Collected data
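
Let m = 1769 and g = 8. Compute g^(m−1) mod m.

935

8^1 ≡ 8 (mod 1769)
8^2 ≡ 8^2 = 64 ≡ 64 (mod 1769)
8^4 ≡ 64^2 = 4096 ≡ 558 (mod 1769)
8^8 ≡ 558^2 = 311364 ≡ 20 (mod 1769)
8^16 ≡ 20^2 = 400 ≡ 400 (mod 1769)
8^32 ≡ 400^2 = 160000 ≡ 790 (mod 1769)
8^64 ≡ 790^2 = 624100 ≡ 1412 (mod 1769)
8^128 ≡ 1412^2 = 1993744 ≡ 81 (mod 1769)
8^256 ≡ 81^2 = 6561 ≡ 1254 (mod 1769)
8^512 ≡ 1254^2 = 1572516 ≡ 1644 (mod 1769)
8^1024 ≡ 1644^2 = 2702736 ≡ 1473 (mod 1769)
1768 = 1024 + 512 + 128 + 64 + 32 + 8 in binary powers of 2.
So 8^1768 ≡ 1473 · 1644 · 81 · 1412 · 790 · 20 ≡ 935 (mod 1769).
Since 935 ≠ 1, base 8 is a Fermat witness: 1769 is composite.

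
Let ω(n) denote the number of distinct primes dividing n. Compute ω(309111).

5

309111 = 3 · 103037
103037 = 11 · 9367
9367 = 17 · 551
551 = 19 · 29
309111 = 3 · 11 · 17 · 19 · 29, which has 5 distinct prime factors.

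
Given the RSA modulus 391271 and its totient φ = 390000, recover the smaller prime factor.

φ(n) = (p−1)(q−1) = n − (p+q) + 1, so p + q = 391271 − 390000 + 1 = 1272.
p and q are the roots of t² − 1272t + 391271 = 0.
Discriminant: 1272² − 4·391271 = 1617984 − 1565084 = 52900; √52900 = 230.
q = (1272 − 230)/2 = 521, p = (1272 + 230)/2 = 751.
Check: 521 · 751 = 391271.

521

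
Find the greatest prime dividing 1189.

1189 = 29 · 41
41 is prime.
So 1189 = 29 · 41; the largest prime factor is 41.

41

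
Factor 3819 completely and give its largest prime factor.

3819 = 3 · 1273
1273 = 19 · 67
67 is prime.
So 3819 = 3 · 19 · 67; the largest prime factor is 67.

67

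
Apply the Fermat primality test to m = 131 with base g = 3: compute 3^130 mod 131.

1

3^1 ≡ 3 (mod 131)
3^2 ≡ 3^2 = 9 ≡ 9 (mod 131)
3^4 ≡ 9^2 = 81 ≡ 81 (mod 131)
3^8 ≡ 81^2 = 6561 ≡ 11 (mod 131)
3^16 ≡ 11^2 = 121 ≡ 121 (mod 131)
3^32 ≡ 121^2 = 14641 ≡ 100 (mod 131)
3^64 ≡ 100^2 = 10000 ≡ 44 (mod 131)
3^128 ≡ 44^2 = 1936 ≡ 102 (mod 131)
130 = 128 + 2 in binary powers of 2.
So 3^130 ≡ 102 · 9 ≡ 1 (mod 131).
Since the result is 1, base 3 gives no evidence that 131 is composite.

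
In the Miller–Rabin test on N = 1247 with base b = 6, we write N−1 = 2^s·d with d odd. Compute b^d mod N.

1247 − 1 = 1246 = 2^1 · 623, so d = 623.
6^1 ≡ 6 (mod 1247)
6^2 ≡ 6^2 = 36 ≡ 36 (mod 1247)
6^4 ≡ 36^2 = 1296 ≡ 49 (mod 1247)
6^8 ≡ 49^2 = 2401 ≡ 1154 (mod 1247)
6^16 ≡ 1154^2 = 1331716 ≡ 1167 (mod 1247)
6^32 ≡ 1167^2 = 1361889 ≡ 165 (mod 1247)
6^64 ≡ 165^2 = 27225 ≡ 1038 (mod 1247)
6^128 ≡ 1038^2 = 1077444 ≡ 36 (mod 1247)
6^256 ≡ 36^2 = 1296 ≡ 49 (mod 1247)
6^512 ≡ 49^2 = 2401 ≡ 1154 (mod 1247)
623 = 512 + 64 + 32 + 8 + 4 + 2 + 1 in binary powers of 2.
So 6^623 ≡ 1154 · 1038 · 165 · 1154 · 49 · 36 · 6 ≡ 724 (mod 1247).
Squaring chain: 724; never reaches −1, so base 6 is a Miller–Rabin witness that 1247 is composite.

724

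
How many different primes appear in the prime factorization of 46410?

6

46410 = 2 · 23205
23205 = 3 · 7735
7735 = 5 · 1547
1547 = 7 · 221
221 = 13 · 17
46410 = 2 · 3 · 5 · 7 · 13 · 17, which has 6 distinct prime factors.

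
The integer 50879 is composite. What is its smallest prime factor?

50879 is odd.
Digit sum 29, not divisible by 3.
Ends in 9: not divisible by 5.
7: 50879 = 7·7268 + 3
11: 50879 = 11·4625 + 4
13: 50879 = 13·3913 + 10
17: 50879 = 17·2992 + 15
19: 50879 = 19·2677 + 16
23: 50879 = 23·2212 + 3
29: 50879 = 29·1754 + 13
31: 50879 = 31·1641 + 8
37: 50879 = 37·1375 + 4
41: 50879 = 41·1240 + 39
43: 50879 = 43·1183 + 10
47: 50879 = 47·1082 + 25
53: 50879 = 53·959 + 52
59: 50879 = 59·862 + 21
61: 50879 = 61·834 + 5
67: 50879 = 67·759 + 26
71: 50879 = 71·716 + 43
73: 50879 = 73·696 + 71
79: 50879 = 79·644 + 3
83: 50879 = 83·613

83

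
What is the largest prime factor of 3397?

3397 = 43 · 79
79 is prime.
So 3397 = 43 · 79; the largest prime factor is 79.

79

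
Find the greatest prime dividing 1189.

1189 = 29 · 41
41 is prime.
So 1189 = 29 · 41; the largest prime factor is 41.

41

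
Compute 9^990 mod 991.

9^1 ≡ 9 (mod 991)
9^2 ≡ 9^2 = 81 ≡ 81 (mod 991)
9^4 ≡ 81^2 = 6561 ≡ 615 (mod 991)
9^8 ≡ 615^2 = 378225 ≡ 654 (mod 991)
9^16 ≡ 654^2 = 427716 ≡ 595 (mod 991)
9^32 ≡ 595^2 = 354025 ≡ 238 (mod 991)
9^64 ≡ 238^2 = 56644 ≡ 157 (mod 991)
9^128 ≡ 157^2 = 24649 ≡ 865 (mod 991)
9^256 ≡ 865^2 = 748225 ≡ 20 (mod 991)
9^512 ≡ 20^2 = 400 ≡ 400 (mod 991)
990 = 512 + 256 + 128 + 64 + 16 + 8 + 4 + 2 in binary powers of 2.
So 9^990 ≡ 400 · 20 · 865 · 157 · 595 · 654 · 615 · 81 ≡ 1 (mod 991).
Since the result is 1, base 9 gives no evidence that 991 is composite.

1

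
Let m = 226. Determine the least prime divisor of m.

226 is even: 2 divides it.

2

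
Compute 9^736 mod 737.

350

9^1 ≡ 9 (mod 737)
9^2 ≡ 9^2 = 81 ≡ 81 (mod 737)
9^4 ≡ 81^2 = 6561 ≡ 665 (mod 737)
9^8 ≡ 665^2 = 442225 ≡ 25 (mod 737)
9^16 ≡ 25^2 = 625 ≡ 625 (mod 737)
9^32 ≡ 625^2 = 390625 ≡ 15 (mod 737)
9^64 ≡ 15^2 = 225 ≡ 225 (mod 737)
9^128 ≡ 225^2 = 50625 ≡ 509 (mod 737)
9^256 ≡ 509^2 = 259081 ≡ 394 (mod 737)
9^512 ≡ 394^2 = 155236 ≡ 466 (mod 737)
736 = 512 + 128 + 64 + 32 in binary powers of 2.
So 9^736 ≡ 466 · 509 · 225 · 15 ≡ 350 (mod 737).
Since 350 ≠ 1, base 9 is a Fermat witness: 737 is composite.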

* _TASK DIRECTIONS_: From the first line to the last, copy every record exactly.

* _REPLY_:
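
Let m = 1769 and g = 8. Compute g^(m−1) mod m.

935

8^1 ≡ 8 (mod 1769)
8^2 ≡ 8^2 = 64 ≡ 64 (mod 1769)
8^4 ≡ 64^2 = 4096 ≡ 558 (mod 1769)
8^8 ≡ 558^2 = 311364 ≡ 20 (mod 1769)
8^16 ≡ 20^2 = 400 ≡ 400 (mod 1769)
8^32 ≡ 400^2 = 160000 ≡ 790 (mod 1769)
8^64 ≡ 790^2 = 624100 ≡ 1412 (mod 1769)
8^128 ≡ 1412^2 = 1993744 ≡ 81 (mod 1769)
8^256 ≡ 81^2 = 6561 ≡ 1254 (mod 1769)
8^512 ≡ 1254^2 = 1572516 ≡ 1644 (mod 1769)
8^1024 ≡ 1644^2 = 2702736 ≡ 1473 (mod 1769)
1768 = 1024 + 512 + 128 + 64 + 32 + 8 in binary powers of 2.
So 8^1768 ≡ 1473 · 1644 · 81 · 1412 · 790 · 20 ≡ 935 (mod 1769).
Since 935 ≠ 1, base 8 is a Fermat witness: 1769 is composite.

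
Let ω(n) denote the number of distinct primes dividing n. Compute ω(309111).

5

309111 = 3 · 103037
103037 = 11 · 9367
9367 = 17 · 551
551 = 19 · 29
309111 = 3 · 11 · 17 · 19 · 29, which has 5 distinct prime factors.

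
Given the RSA modulus 391271 and its totient φ = 390000, recover the smaller prime factor.

φ(n) = (p−1)(q−1) = n − (p+q) + 1, so p + q = 391271 − 390000 + 1 = 1272.
p and q are the roots of t² − 1272t + 391271 = 0.
Discriminant: 1272² − 4·391271 = 1617984 − 1565084 = 52900; √52900 = 230.
q = (1272 − 230)/2 = 521, p = (1272 + 230)/2 = 751.
Check: 521 · 751 = 391271.

521

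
Find the greatest prime dividing 1189.

1189 = 29 · 41
41 is prime.
So 1189 = 29 · 41; the largest prime factor is 41.

41

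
Factor 3819 completely and give its largest prime factor.

3819 = 3 · 1273
1273 = 19 · 67
67 is prime.
So 3819 = 3 · 19 · 67; the largest prime factor is 67.

67

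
Apply the Fermat primality test to m = 131 with base g = 3: compute 3^130 mod 131.

1

3^1 ≡ 3 (mod 131)
3^2 ≡ 3^2 = 9 ≡ 9 (mod 131)
3^4 ≡ 9^2 = 81 ≡ 81 (mod 131)
3^8 ≡ 81^2 = 6561 ≡ 11 (mod 131)
3^16 ≡ 11^2 = 121 ≡ 121 (mod 131)
3^32 ≡ 121^2 = 14641 ≡ 100 (mod 131)
3^64 ≡ 100^2 = 10000 ≡ 44 (mod 131)
3^128 ≡ 44^2 = 1936 ≡ 102 (mod 131)
130 = 128 + 2 in binary powers of 2.
So 3^130 ≡ 102 · 9 ≡ 1 (mod 131).
Since the result is 1, base 3 gives no evidence that 131 is composite.

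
In the Miller–Rabin test on N = 1247 with base b = 6, we write N−1 = 2^s·d with d odd. Compute b^d mod N.

1247 − 1 = 1246 = 2^1 · 623, so d = 623.
6^1 ≡ 6 (mod 1247)
6^2 ≡ 6^2 = 36 ≡ 36 (mod 1247)
6^4 ≡ 36^2 = 1296 ≡ 49 (mod 1247)
6^8 ≡ 49^2 = 2401 ≡ 1154 (mod 1247)
6^16 ≡ 1154^2 = 1331716 ≡ 1167 (mod 1247)
6^32 ≡ 1167^2 = 1361889 ≡ 165 (mod 1247)
6^64 ≡ 165^2 = 27225 ≡ 1038 (mod 1247)
6^128 ≡ 1038^2 = 1077444 ≡ 36 (mod 1247)
6^256 ≡ 36^2 = 1296 ≡ 49 (mod 1247)
6^512 ≡ 49^2 = 2401 ≡ 1154 (mod 1247)
623 = 512 + 64 + 32 + 8 + 4 + 2 + 1 in binary powers of 2.
So 6^623 ≡ 1154 · 1038 · 165 · 1154 · 49 · 36 · 6 ≡ 724 (mod 1247).
Squaring chain: 724; never reaches −1, so base 6 is a Miller–Rabin witness that 1247 is composite.

724

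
How many different primes appear in the prime factorization of 46410?

6

46410 = 2 · 23205
23205 = 3 · 7735
7735 = 5 · 1547
1547 = 7 · 221
221 = 13 · 17
46410 = 2 · 3 · 5 · 7 · 13 · 17, which has 6 distinct prime factors.

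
The integer 50879 is composite. What is its smallest prime factor?

50879 is odd.
Digit sum 29, not divisible by 3.
Ends in 9: not divisible by 5.
7: 50879 = 7·7268 + 3
11: 50879 = 11·4625 + 4
13: 50879 = 13·3913 + 10
17: 50879 = 17·2992 + 15
19: 50879 = 19·2677 + 16
23: 50879 = 23·2212 + 3
29: 50879 = 29·1754 + 13
31: 50879 = 31·1641 + 8
37: 50879 = 37·1375 + 4
41: 50879 = 41·1240 + 39
43: 50879 = 43·1183 + 10
47: 50879 = 47·1082 + 25
53: 50879 = 53·959 + 52
59: 50879 = 59·862 + 21
61: 50879 = 61·834 + 5
67: 50879 = 67·759 + 26
71: 50879 = 71·716 + 43
73: 50879 = 73·696 + 71
79: 50879 = 79·644 + 3
83: 50879 = 83·613

83

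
What is the largest prime factor of 3397?

3397 = 43 · 79
79 is prime.
So 3397 = 43 · 79; the largest prime factor is 79.

79

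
Find the greatest prime dividing 1189.

1189 = 29 · 41
41 is prime.
So 1189 = 29 · 41; the largest prime factor is 41.

41

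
Compute 9^990 mod 991.

9^1 ≡ 9 (mod 991)
9^2 ≡ 9^2 = 81 ≡ 81 (mod 991)
9^4 ≡ 81^2 = 6561 ≡ 615 (mod 991)
9^8 ≡ 615^2 = 378225 ≡ 654 (mod 991)
9^16 ≡ 654^2 = 427716 ≡ 595 (mod 991)
9^32 ≡ 595^2 = 354025 ≡ 238 (mod 991)
9^64 ≡ 238^2 = 56644 ≡ 157 (mod 991)
9^128 ≡ 157^2 = 24649 ≡ 865 (mod 991)
9^256 ≡ 865^2 = 748225 ≡ 20 (mod 991)
9^512 ≡ 20^2 = 400 ≡ 400 (mod 991)
990 = 512 + 256 + 128 + 64 + 16 + 8 + 4 + 2 in binary powers of 2.
So 9^990 ≡ 400 · 20 · 865 · 157 · 595 · 654 · 615 · 81 ≡ 1 (mod 991).
Since the result is 1, base 9 gives no evidence that 991 is composite.

1

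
Let m = 226. Determine the least prime divisor of m.

226 is even: 2 divides it.

2

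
Compute 9^736 mod 737.

350

9^1 ≡ 9 (mod 737)
9^2 ≡ 9^2 = 81 ≡ 81 (mod 737)
9^4 ≡ 81^2 = 6561 ≡ 665 (mod 737)
9^8 ≡ 665^2 = 442225 ≡ 25 (mod 737)
9^16 ≡ 25^2 = 625 ≡ 625 (mod 737)
9^32 ≡ 625^2 = 390625 ≡ 15 (mod 737)
9^64 ≡ 15^2 = 225 ≡ 225 (mod 737)
9^128 ≡ 225^2 = 50625 ≡ 509 (mod 737)
9^256 ≡ 509^2 = 259081 ≡ 394 (mod 737)
9^512 ≡ 394^2 = 155236 ≡ 466 (mod 737)
736 = 512 + 128 + 64 + 32 in binary powers of 2.
So 9^736 ≡ 466 · 509 · 225 · 15 ≡ 350 (mod 737).
Since 350 ≠ 1, base 9 is a Fermat witness: 737 is composite.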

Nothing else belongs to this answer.